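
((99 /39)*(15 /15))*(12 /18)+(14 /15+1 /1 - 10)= -1243 /195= -6.37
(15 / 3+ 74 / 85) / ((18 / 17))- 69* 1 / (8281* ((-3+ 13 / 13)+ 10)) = 16525771 / 2981160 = 5.54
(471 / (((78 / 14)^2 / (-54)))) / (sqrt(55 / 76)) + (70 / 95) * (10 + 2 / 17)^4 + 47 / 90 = 1102843034813 / 142820910 - 276948 * sqrt(1045) / 9295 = 6758.68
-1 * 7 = -7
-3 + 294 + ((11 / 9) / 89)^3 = 149551420022 / 513922401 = 291.00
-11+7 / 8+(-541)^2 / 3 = 2341205 / 24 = 97550.21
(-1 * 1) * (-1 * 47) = 47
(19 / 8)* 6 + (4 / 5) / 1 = 15.05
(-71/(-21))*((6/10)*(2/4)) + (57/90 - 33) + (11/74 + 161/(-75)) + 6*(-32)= -225.35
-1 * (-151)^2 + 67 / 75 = -1710008 / 75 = -22800.11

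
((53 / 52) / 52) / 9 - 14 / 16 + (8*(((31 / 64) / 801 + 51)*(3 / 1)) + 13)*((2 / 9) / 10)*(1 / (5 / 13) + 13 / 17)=253011957209 / 2761527600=91.62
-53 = -53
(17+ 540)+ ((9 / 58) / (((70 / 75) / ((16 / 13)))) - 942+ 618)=233.20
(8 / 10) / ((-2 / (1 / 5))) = -2 / 25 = -0.08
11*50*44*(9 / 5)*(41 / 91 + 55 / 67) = 337677120 / 6097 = 55384.14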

#### [What is needed]
Line by line, return the whole listing without a single difference.

#### [Response]
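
((99 /39)*(15 /15))*(12 /18)+(14 /15+1 /1 - 10)= -1243 /195= -6.37
(15 / 3+ 74 / 85) / ((18 / 17))- 69* 1 / (8281* ((-3+ 13 / 13)+ 10)) = 16525771 / 2981160 = 5.54
(471 / (((78 / 14)^2 / (-54)))) / (sqrt(55 / 76)) + (70 / 95) * (10 + 2 / 17)^4 + 47 / 90 = 1102843034813 / 142820910 - 276948 * sqrt(1045) / 9295 = 6758.68
-1 * 7 = -7
-3 + 294 + ((11 / 9) / 89)^3 = 149551420022 / 513922401 = 291.00
-11+7 / 8+(-541)^2 / 3 = 2341205 / 24 = 97550.21
(-1 * 1) * (-1 * 47) = 47
(19 / 8)* 6 + (4 / 5) / 1 = 15.05
(-71/(-21))*((6/10)*(2/4)) + (57/90 - 33) + (11/74 + 161/(-75)) + 6*(-32)= -225.35
-1 * (-151)^2 + 67 / 75 = -1710008 / 75 = -22800.11

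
((53 / 52) / 52) / 9 - 14 / 16 + (8*(((31 / 64) / 801 + 51)*(3 / 1)) + 13)*((2 / 9) / 10)*(1 / (5 / 13) + 13 / 17)=253011957209 / 2761527600=91.62
-53 = -53
(17+ 540)+ ((9 / 58) / (((70 / 75) / ((16 / 13)))) - 942+ 618)=233.20
(8 / 10) / ((-2 / (1 / 5))) = -2 / 25 = -0.08
11*50*44*(9 / 5)*(41 / 91 + 55 / 67) = 337677120 / 6097 = 55384.14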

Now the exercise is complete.